Each entry must be printed again without a single change.

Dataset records
★ ★ ★ ★ ★ ★ ★

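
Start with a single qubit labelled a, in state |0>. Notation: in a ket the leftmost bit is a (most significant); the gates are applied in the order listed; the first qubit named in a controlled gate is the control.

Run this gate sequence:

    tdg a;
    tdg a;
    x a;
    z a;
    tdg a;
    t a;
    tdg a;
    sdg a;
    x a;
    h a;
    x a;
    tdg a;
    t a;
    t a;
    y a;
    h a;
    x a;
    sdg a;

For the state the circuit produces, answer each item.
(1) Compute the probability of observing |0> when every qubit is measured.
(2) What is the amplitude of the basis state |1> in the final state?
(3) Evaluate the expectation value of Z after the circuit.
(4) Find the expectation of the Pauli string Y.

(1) A full measurement returns |0> with probability sqrt(2)/4 + 1/2.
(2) |1> carries amplitude -I/2 + exp(I*pi/4)/2 in the final state.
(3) The observable Z averages to sqrt(2)/2.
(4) In the final state, Y has expectation 0.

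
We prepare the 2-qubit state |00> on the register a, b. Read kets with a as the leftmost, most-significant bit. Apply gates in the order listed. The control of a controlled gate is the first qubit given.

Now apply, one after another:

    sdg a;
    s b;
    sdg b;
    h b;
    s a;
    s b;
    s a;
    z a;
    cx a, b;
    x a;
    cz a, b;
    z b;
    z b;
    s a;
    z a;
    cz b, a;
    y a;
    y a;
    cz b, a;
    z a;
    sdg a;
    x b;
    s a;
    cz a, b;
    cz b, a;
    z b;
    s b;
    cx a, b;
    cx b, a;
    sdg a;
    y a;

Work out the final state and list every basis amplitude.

After the circuit, the state carries amplitude -sqrt(2)/2 on |00>, 0 on |01>, 0 on |10>, sqrt(2)*I/2 on |11>.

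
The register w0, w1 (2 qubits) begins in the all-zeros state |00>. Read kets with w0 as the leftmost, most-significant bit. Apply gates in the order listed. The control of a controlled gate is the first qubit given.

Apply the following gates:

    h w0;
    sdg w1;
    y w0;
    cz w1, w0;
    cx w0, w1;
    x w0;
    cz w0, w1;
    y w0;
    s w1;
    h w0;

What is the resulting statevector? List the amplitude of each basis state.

After the circuit, the state carries amplitude -1/2 on |00>, -I/2 on |01>, -1/2 on |10>, I/2 on |11>.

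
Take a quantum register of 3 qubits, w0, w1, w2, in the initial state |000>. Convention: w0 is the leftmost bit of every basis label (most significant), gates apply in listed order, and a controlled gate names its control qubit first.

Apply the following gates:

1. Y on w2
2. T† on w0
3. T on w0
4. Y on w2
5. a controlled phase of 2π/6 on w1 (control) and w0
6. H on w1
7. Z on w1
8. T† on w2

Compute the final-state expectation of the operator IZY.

In the final state, IZY has expectation 0. Key observation: steps 1-4 multiply out to the identity, so the circuit reduces to the remaining gates.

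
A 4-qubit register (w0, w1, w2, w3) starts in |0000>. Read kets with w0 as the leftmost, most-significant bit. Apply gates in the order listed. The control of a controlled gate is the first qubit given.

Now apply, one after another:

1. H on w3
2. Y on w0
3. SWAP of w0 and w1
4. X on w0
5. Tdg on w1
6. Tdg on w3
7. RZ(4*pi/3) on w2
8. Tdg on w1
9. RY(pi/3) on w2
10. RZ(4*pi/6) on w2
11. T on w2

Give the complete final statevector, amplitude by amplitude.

The resulting statevector has amplitude -sqrt(6)/4 on |1100>, sqrt(6)*exp(3*I*pi/4)/4 on |1101>, -sqrt(2)*exp(11*I*pi/12)/4 on |1110>, -sqrt(2)*exp(2*I*pi/3)/4 on |1111>, and 0 on every other basis state.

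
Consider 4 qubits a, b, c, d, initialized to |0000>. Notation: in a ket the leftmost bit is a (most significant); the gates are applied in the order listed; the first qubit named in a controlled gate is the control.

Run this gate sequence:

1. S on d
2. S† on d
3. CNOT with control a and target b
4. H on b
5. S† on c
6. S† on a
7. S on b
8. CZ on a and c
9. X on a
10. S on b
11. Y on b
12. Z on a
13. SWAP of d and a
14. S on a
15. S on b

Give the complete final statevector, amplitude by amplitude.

The resulting statevector has amplitude -sqrt(2)*I/2 on |0001>, sqrt(2)/2 on |0101>, and 0 on every other basis state. Key observation: gates 1-2 undo each other exactly, leaving only the rest of the circuit to track.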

★ ★ ★ ★ ★ ★ ★

ANSWER SECTION
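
Start with a single qubit labelled a, in state |0>. Notation: in a ket the leftmost bit is a (most significant); the gates are applied in the order listed; the first qubit named in a controlled gate is the control.

Run this gate sequence:

    tdg a;
    tdg a;
    x a;
    z a;
    tdg a;
    t a;
    tdg a;
    sdg a;
    x a;
    h a;
    x a;
    tdg a;
    t a;
    t a;
    y a;
    h a;
    x a;
    sdg a;

For the state the circuit produces, answer each item.
(1) Compute the probability of observing |0> when every qubit is measured.
(2) What is the amplitude of the basis state |1> in the final state?
(3) Evaluate the expectation value of Z after the circuit.
(4) Find the expectation of the Pauli string Y.

(1) A full measurement returns |0> with probability sqrt(2)/4 + 1/2.
(2) |1> carries amplitude -I/2 + exp(I*pi/4)/2 in the final state.
(3) The observable Z averages to sqrt(2)/2.
(4) In the final state, Y has expectation 0.

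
We prepare the 2-qubit state |00> on the register a, b. Read kets with a as the leftmost, most-significant bit. Apply gates in the order listed. The control of a controlled gate is the first qubit given.

Now apply, one after another:

    sdg a;
    s b;
    sdg b;
    h b;
    s a;
    s b;
    s a;
    z a;
    cx a, b;
    x a;
    cz a, b;
    z b;
    z b;
    s a;
    z a;
    cz b, a;
    y a;
    y a;
    cz b, a;
    z a;
    sdg a;
    x b;
    s a;
    cz a, b;
    cz b, a;
    z b;
    s b;
    cx a, b;
    cx b, a;
    sdg a;
    y a;

Work out the final state and list every basis amplitude.

After the circuit, the state carries amplitude -sqrt(2)/2 on |00>, 0 on |01>, 0 on |10>, sqrt(2)*I/2 on |11>.

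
The register w0, w1 (2 qubits) begins in the all-zeros state |00>. Read kets with w0 as the leftmost, most-significant bit. Apply gates in the order listed. The control of a controlled gate is the first qubit given.

Apply the following gates:

    h w0;
    sdg w1;
    y w0;
    cz w1, w0;
    cx w0, w1;
    x w0;
    cz w0, w1;
    y w0;
    s w1;
    h w0;

What is the resulting statevector? List the amplitude of each basis state.

After the circuit, the state carries amplitude -1/2 on |00>, -I/2 on |01>, -1/2 on |10>, I/2 on |11>.

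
Take a quantum register of 3 qubits, w0, w1, w2, in the initial state |000>. Convention: w0 is the leftmost bit of every basis label (most significant), gates apply in listed order, and a controlled gate names its control qubit first.

Apply the following gates:

1. Y on w2
2. T† on w0
3. T on w0
4. Y on w2
5. a controlled phase of 2π/6 on w1 (control) and w0
6. H on w1
7. Z on w1
8. T† on w2

Compute the final-state expectation of the operator IZY.

In the final state, IZY has expectation 0. Key observation: steps 1-4 multiply out to the identity, so the circuit reduces to the remaining gates.

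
A 4-qubit register (w0, w1, w2, w3) starts in |0000>. Read kets with w0 as the leftmost, most-significant bit. Apply gates in the order listed. The control of a controlled gate is the first qubit given.

Now apply, one after another:

1. H on w3
2. Y on w0
3. SWAP of w0 and w1
4. X on w0
5. Tdg on w1
6. Tdg on w3
7. RZ(4*pi/3) on w2
8. Tdg on w1
9. RY(pi/3) on w2
10. RZ(4*pi/6) on w2
11. T on w2

Give the complete final statevector, amplitude by amplitude.

The resulting statevector has amplitude -sqrt(6)/4 on |1100>, sqrt(6)*exp(3*I*pi/4)/4 on |1101>, -sqrt(2)*exp(11*I*pi/12)/4 on |1110>, -sqrt(2)*exp(2*I*pi/3)/4 on |1111>, and 0 on every other basis state.

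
Consider 4 qubits a, b, c, d, initialized to |0000>. Notation: in a ket the leftmost bit is a (most significant); the gates are applied in the order listed; the first qubit named in a controlled gate is the control.

Run this gate sequence:

1. S on d
2. S† on d
3. CNOT with control a and target b
4. H on b
5. S† on c
6. S† on a
7. S on b
8. CZ on a and c
9. X on a
10. S on b
11. Y on b
12. Z on a
13. SWAP of d and a
14. S on a
15. S on b

Give the complete final statevector, amplitude by amplitude.

The resulting statevector has amplitude -sqrt(2)*I/2 on |0001>, sqrt(2)/2 on |0101>, and 0 on every other basis state. Key observation: gates 1-2 undo each other exactly, leaving only the rest of the circuit to track.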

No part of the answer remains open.